--- START ---
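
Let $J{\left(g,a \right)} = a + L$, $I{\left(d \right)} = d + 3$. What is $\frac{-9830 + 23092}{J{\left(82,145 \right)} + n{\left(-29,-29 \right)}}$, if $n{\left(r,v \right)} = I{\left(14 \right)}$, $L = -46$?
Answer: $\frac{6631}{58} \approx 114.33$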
--- END ---
--- START ---
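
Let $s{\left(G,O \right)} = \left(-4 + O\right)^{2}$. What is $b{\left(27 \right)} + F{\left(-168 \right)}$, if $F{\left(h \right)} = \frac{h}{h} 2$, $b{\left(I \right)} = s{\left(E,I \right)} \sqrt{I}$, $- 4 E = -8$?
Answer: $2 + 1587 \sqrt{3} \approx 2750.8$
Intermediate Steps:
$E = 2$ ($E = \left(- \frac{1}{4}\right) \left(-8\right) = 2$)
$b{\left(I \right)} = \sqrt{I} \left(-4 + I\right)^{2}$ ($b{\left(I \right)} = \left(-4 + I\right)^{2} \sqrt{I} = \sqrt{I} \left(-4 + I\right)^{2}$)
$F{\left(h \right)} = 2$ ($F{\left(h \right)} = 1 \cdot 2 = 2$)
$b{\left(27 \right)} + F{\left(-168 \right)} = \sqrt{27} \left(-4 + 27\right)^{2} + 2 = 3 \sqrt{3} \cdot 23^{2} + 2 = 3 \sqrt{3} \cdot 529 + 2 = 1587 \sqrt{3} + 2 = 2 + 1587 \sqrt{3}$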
--- END ---
## Problem requirements
Go through the lines above. Select every one that has the string "What".

## Expected answer
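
Let $J{\left(g,a \right)} = a + L$, $I{\left(d \right)} = d + 3$. What is $\frac{-9830 + 23092}{J{\left(82,145 \right)} + n{\left(-29,-29 \right)}}$, if $n{\left(r,v \right)} = I{\left(14 \right)}$, $L = -46$?
Let $s{\left(G,O \right)} = \left(-4 + O\right)^{2}$. What is $b{\left(27 \right)} + F{\left(-168 \right)}$, if $F{\left(h \right)} = \frac{h}{h} 2$, $b{\left(I \right)} = s{\left(E,I \right)} \sqrt{I}$, $- 4 E = -8$?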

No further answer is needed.